[Extracted records]
--*--

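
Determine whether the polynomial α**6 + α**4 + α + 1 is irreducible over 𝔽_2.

No

Write g(α) = α**6 + α**4 + α + 1.
Check for roots in 𝔽_2: g(0) = 1; g(1) = 0 → root.
g(1) = 0, so (α − 1) divides g(α); g is reducible.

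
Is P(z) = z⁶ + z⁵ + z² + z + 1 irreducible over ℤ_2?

Yes

Check for roots in ℤ_2: P(0) = 1; P(1) = 1.
No roots, so no linear factors.
Monic irreducibles of degree 2 over GF(2): z² + z + 1.
None of them divide P (all give nonzero remainder).
Monic irreducibles of degree 3 over GF(2): z³ + z + 1, z³ + z² + 1.
None of them divide P (all give nonzero remainder).
No irreducible factor of degree ≤ 3 exists, so P is irreducible over GF(2).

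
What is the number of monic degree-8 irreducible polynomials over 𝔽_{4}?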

--*--

#### What needs to be done
Write the data out again in full and exactly.

#### Answer for the task
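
Determine whether the polynomial α**6 + α**4 + α + 1 is irreducible over 𝔽_2.

No

Write g(α) = α**6 + α**4 + α + 1.
Check for roots in 𝔽_2: g(0) = 1; g(1) = 0 → root.
g(1) = 0, so (α − 1) divides g(α); g is reducible.

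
Is P(z) = z⁶ + z⁵ + z² + z + 1 irreducible over ℤ_2?

Yes

Check for roots in ℤ_2: P(0) = 1; P(1) = 1.
No roots, so no linear factors.
Monic irreducibles of degree 2 over GF(2): z² + z + 1.
None of them divide P (all give nonzero remainder).
Monic irreducibles of degree 3 over GF(2): z³ + z + 1, z³ + z² + 1.
None of them divide P (all give nonzero remainder).
No irreducible factor of degree ≤ 3 exists, so P is irreducible over GF(2).

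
What is the number of monic degree-8 irreducible polynomials over 𝔽_{4}?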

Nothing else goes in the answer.